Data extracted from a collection
----
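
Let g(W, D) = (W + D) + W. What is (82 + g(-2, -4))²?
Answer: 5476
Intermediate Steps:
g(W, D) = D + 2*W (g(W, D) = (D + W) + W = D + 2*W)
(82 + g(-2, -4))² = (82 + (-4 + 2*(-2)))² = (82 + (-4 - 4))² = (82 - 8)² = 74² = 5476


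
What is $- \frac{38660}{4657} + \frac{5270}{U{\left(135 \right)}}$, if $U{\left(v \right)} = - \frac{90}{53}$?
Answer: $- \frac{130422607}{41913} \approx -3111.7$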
----
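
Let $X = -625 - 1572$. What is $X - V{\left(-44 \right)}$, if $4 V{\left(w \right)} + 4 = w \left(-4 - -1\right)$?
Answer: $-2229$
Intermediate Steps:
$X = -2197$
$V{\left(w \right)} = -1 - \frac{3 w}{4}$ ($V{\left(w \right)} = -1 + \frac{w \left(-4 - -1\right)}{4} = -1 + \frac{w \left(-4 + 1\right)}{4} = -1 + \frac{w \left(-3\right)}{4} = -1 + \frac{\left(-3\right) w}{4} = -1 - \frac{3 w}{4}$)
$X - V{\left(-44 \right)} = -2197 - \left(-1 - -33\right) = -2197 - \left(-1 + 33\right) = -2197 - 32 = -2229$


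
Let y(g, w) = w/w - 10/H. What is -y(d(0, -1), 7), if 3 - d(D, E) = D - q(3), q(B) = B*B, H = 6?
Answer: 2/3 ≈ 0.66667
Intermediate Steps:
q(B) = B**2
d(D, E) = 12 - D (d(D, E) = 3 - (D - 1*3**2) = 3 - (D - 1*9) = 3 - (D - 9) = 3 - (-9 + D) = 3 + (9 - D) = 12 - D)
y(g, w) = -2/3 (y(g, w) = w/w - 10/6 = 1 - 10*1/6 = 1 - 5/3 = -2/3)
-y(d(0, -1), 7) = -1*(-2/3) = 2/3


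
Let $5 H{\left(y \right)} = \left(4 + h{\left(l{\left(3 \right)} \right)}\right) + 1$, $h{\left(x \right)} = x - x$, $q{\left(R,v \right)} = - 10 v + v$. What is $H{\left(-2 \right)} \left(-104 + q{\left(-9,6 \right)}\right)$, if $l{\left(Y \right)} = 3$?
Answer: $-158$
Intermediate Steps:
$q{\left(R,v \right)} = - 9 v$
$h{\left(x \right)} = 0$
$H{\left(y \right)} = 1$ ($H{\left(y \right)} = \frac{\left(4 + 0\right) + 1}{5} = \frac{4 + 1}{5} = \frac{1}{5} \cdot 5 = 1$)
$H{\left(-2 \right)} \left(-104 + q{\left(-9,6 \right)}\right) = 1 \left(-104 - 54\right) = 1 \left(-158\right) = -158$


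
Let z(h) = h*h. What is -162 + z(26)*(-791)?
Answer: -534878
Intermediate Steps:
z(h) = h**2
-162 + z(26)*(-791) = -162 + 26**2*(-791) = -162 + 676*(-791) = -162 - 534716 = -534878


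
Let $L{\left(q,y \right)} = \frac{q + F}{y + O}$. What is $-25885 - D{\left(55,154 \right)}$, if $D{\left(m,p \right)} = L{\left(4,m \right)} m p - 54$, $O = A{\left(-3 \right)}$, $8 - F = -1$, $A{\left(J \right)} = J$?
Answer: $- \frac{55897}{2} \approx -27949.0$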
----
◆ **Aim of the exercise**: Using the entries above, find all lines with "Answer". Copy them.

◆ **Response to this exercise**:
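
Answer: 5476
Answer: $- \frac{130422607}{41913} \approx -3111.7$
Answer: $-2229$
Answer: 2/3 ≈ 0.66667
Answer: $-158$
Answer: -534878
Answer: $- \frac{55897}{2} \approx -27949.0$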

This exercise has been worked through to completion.